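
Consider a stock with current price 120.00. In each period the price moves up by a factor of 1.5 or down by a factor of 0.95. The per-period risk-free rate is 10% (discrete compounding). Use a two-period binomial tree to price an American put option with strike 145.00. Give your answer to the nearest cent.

25.00

Risk-neutral probability p = (1 + 0.1 − 0.95)/(1.5 − 0.95) = 0.1500/0.5500 = 0.2727
Terminal stock prices: S_uu = 270, S_ud = 171, S_dd = 108.3
Terminal payoffs (K − S): max(-125, 0) = 0, max(-26, 0) = 0, max(36.7, 0) = 36.7
Node u (S = 180): continuation = 1/1.1·[0.2727·0.0000 + 0.7273·0.0000] = 0.0000; exercise value = 0.0000 ≤ continuation, so V_u = 0.0000
Node d (S = 114): continuation = 1/1.1·[0.2727·0.0000 + 0.7273·36.7000] = 24.2645; exercise value = 31.0000 > continuation, so V_d = 31.0000 (exercise)
Node 0 (S = 120): continuation = 1/1.1·[0.2727·0.0000 + 0.7273·31.0000] = 20.4959; exercise value = 25.0000 > continuation, so V_0 = 25.0000 (exercise)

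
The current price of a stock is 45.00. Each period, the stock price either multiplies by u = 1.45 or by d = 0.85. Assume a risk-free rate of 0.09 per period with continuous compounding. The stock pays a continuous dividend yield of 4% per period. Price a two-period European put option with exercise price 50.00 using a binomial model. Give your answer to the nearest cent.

Per-period risk-free factor R = e^0.09 = 1.0942; dividend-adjusted growth = e^(0.09−0.04) = 1.0513.
Risk-neutral probability p = (1.0513 − 0.85)/(1.45 − 0.85) = 0.2013/0.6000 = 0.3355
Terminal stock prices: S_uu = 94.61, S_ud = 55.46, S_dd = 32.51
Terminal payoffs (K − S): max(-44.61, 0) = 0, max(-5.462, 0) = 0, max(17.49, 0) = 17.49
Node u (S = 65.25): V_u = e^(−0.09)·[0.3355·0.0000 + 0.6645·0.0000] = 0.0000
Node d (S = 38.25): V_d = e^(−0.09)·[0.3355·0.0000 + 0.6645·17.4875] = 10.6211
Node 0 (S = 45): V_0 = e^(−0.09)·[0.3355·0.0000 + 0.6645·10.6211] = 6.4507

6.45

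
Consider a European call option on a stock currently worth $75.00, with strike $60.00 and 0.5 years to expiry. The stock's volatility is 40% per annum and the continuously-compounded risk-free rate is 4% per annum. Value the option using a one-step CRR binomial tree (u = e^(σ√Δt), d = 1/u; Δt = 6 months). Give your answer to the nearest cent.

CRR parameters: u = e^(σ√Δt) = e^(0.4·√0.5) = 1.3269, d = 1/u = 0.7536
Per-period rate: rΔt = 0.04·0.5 = 0.02, so R = e^0.02 = 1.0202
Risk-neutral probability p = (e^0.02 − 0.7536)/(1.3269 − 0.7536) = 0.2666/0.5733 = 0.4650
Terminal stock prices: S_u = 99.52, S_d = 56.52
Terminal payoffs (S − K): max(39.52, 0) = 39.52, max(-3.477, 0) = 0
Node 0 (S = 75): V_0 = e^(−0.02)·[0.4650·39.5172 + 0.5350·0.0000] = 18.0115

$18.01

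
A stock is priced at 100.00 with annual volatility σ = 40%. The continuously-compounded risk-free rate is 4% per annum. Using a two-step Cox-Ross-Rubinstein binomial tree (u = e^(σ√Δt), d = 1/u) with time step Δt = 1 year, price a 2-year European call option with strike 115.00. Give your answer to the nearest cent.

20.19

CRR parameters: u = e^(σ√Δt) = e^(0.4·√1) = 1.4918, d = 1/u = 0.6703
Per-period rate: rΔt = 0.04·1 = 0.04, so R = e^0.04 = 1.0408
Risk-neutral probability p = (e^0.04 − 0.6703)/(1.4918 − 0.6703) = 0.3705/0.8215 = 0.4510
Terminal stock prices: S_uu = 222.6, S_ud = 100, S_dd = 44.93
Terminal payoffs (S − K): max(107.6, 0) = 107.6, max(-15, 0) = 0, max(-70.07, 0) = 0
Node u (S = 149.2): V_u = e^(−0.04)·[0.4510·107.5541 + 0.5490·0.0000] = 46.6039
Node d (S = 67.03): V_d = e^(−0.04)·[0.4510·0.0000 + 0.5490·0.0000] = 0.0000
Node 0 (S = 100): V_0 = e^(−0.04)·[0.4510·46.6039 + 0.5490·0.0000] = 20.1938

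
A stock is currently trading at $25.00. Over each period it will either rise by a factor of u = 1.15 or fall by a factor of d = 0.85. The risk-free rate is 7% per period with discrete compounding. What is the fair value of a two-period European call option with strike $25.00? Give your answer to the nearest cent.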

********

(TASK INSTRUCTIONS) Repeat the whole listing exactly, line for line.

(OUTPUT)
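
Consider a stock with current price 120.00. In each period the price moves up by a factor of 1.5 or down by a factor of 0.95. The per-period risk-free rate is 10% (discrete compounding). Use a two-period binomial tree to price an American put option with strike 145.00. Give your answer to the nearest cent.

25.00

Risk-neutral probability p = (1 + 0.1 − 0.95)/(1.5 − 0.95) = 0.1500/0.5500 = 0.2727
Terminal stock prices: S_uu = 270, S_ud = 171, S_dd = 108.3
Terminal payoffs (K − S): max(-125, 0) = 0, max(-26, 0) = 0, max(36.7, 0) = 36.7
Node u (S = 180): continuation = 1/1.1·[0.2727·0.0000 + 0.7273·0.0000] = 0.0000; exercise value = 0.0000 ≤ continuation, so V_u = 0.0000
Node d (S = 114): continuation = 1/1.1·[0.2727·0.0000 + 0.7273·36.7000] = 24.2645; exercise value = 31.0000 > continuation, so V_d = 31.0000 (exercise)
Node 0 (S = 120): continuation = 1/1.1·[0.2727·0.0000 + 0.7273·31.0000] = 20.4959; exercise value = 25.0000 > continuation, so V_0 = 25.0000 (exercise)

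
The current price of a stock is 45.00. Each period, the stock price either multiplies by u = 1.45 or by d = 0.85. Assume a risk-free rate of 0.09 per period with continuous compounding. The stock pays a continuous dividend yield of 4% per period. Price a two-period European put option with exercise price 50.00 using a binomial model. Give your answer to the nearest cent.

Per-period risk-free factor R = e^0.09 = 1.0942; dividend-adjusted growth = e^(0.09−0.04) = 1.0513.
Risk-neutral probability p = (1.0513 − 0.85)/(1.45 − 0.85) = 0.2013/0.6000 = 0.3355
Terminal stock prices: S_uu = 94.61, S_ud = 55.46, S_dd = 32.51
Terminal payoffs (K − S): max(-44.61, 0) = 0, max(-5.462, 0) = 0, max(17.49, 0) = 17.49
Node u (S = 65.25): V_u = e^(−0.09)·[0.3355·0.0000 + 0.6645·0.0000] = 0.0000
Node d (S = 38.25): V_d = e^(−0.09)·[0.3355·0.0000 + 0.6645·17.4875] = 10.6211
Node 0 (S = 45): V_0 = e^(−0.09)·[0.3355·0.0000 + 0.6645·10.6211] = 6.4507

6.45

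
Consider a European call option on a stock currently worth $75.00, with strike $60.00 and 0.5 years to expiry. The stock's volatility is 40% per annum and the continuously-compounded risk-free rate is 4% per annum. Value the option using a one-step CRR binomial tree (u = e^(σ√Δt), d = 1/u; Δt = 6 months). Give your answer to the nearest cent.

CRR parameters: u = e^(σ√Δt) = e^(0.4·√0.5) = 1.3269, d = 1/u = 0.7536
Per-period rate: rΔt = 0.04·0.5 = 0.02, so R = e^0.02 = 1.0202
Risk-neutral probability p = (e^0.02 − 0.7536)/(1.3269 − 0.7536) = 0.2666/0.5733 = 0.4650
Terminal stock prices: S_u = 99.52, S_d = 56.52
Terminal payoffs (S − K): max(39.52, 0) = 39.52, max(-3.477, 0) = 0
Node 0 (S = 75): V_0 = e^(−0.02)·[0.4650·39.5172 + 0.5350·0.0000] = 18.0115

$18.01

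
A stock is priced at 100.00 with annual volatility σ = 40%. The continuously-compounded risk-free rate is 4% per annum. Using a two-step Cox-Ross-Rubinstein binomial tree (u = e^(σ√Δt), d = 1/u) with time step Δt = 1 year, price a 2-year European call option with strike 115.00. Give your answer to the nearest cent.

20.19

CRR parameters: u = e^(σ√Δt) = e^(0.4·√1) = 1.4918, d = 1/u = 0.6703
Per-period rate: rΔt = 0.04·1 = 0.04, so R = e^0.04 = 1.0408
Risk-neutral probability p = (e^0.04 − 0.6703)/(1.4918 − 0.6703) = 0.3705/0.8215 = 0.4510
Terminal stock prices: S_uu = 222.6, S_ud = 100, S_dd = 44.93
Terminal payoffs (S − K): max(107.6, 0) = 107.6, max(-15, 0) = 0, max(-70.07, 0) = 0
Node u (S = 149.2): V_u = e^(−0.04)·[0.4510·107.5541 + 0.5490·0.0000] = 46.6039
Node d (S = 67.03): V_d = e^(−0.04)·[0.4510·0.0000 + 0.5490·0.0000] = 0.0000
Node 0 (S = 100): V_0 = e^(−0.04)·[0.4510·46.6039 + 0.5490·0.0000] = 20.1938

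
A stock is currently trading at $25.00. Over each period it will either rise by a factor of u = 1.15 or fall by a factor of d = 0.85. The risk-free rate is 7% per period with discrete compounding. What is the fair value of a two-period European call option with strike $25.00? Give your answer to the nearest cent.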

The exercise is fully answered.